_Exercise instructions_
Extract the complete data exactly as given.

(Saved entries)
▬▬▬

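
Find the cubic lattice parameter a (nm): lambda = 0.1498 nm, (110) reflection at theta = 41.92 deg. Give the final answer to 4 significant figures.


d = lambda / (2*sin(theta))
d = 0.1498 / (2*sin(41.92 deg))
d = 0.11211 nm
a = d * sqrt(h^2+k^2+l^2) = 0.11211 * sqrt(2)
a = 0.1585 nm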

▬▬▬

_Response box_
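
Find the cubic lattice parameter a (nm): lambda = 0.1498 nm, (110) reflection at theta = 41.92 deg. Give the final answer to 4 significant figures.


d = lambda / (2*sin(theta))
d = 0.1498 / (2*sin(41.92 deg))
d = 0.11211 nm
a = d * sqrt(h^2+k^2+l^2) = 0.11211 * sqrt(2)
a = 0.1585 nm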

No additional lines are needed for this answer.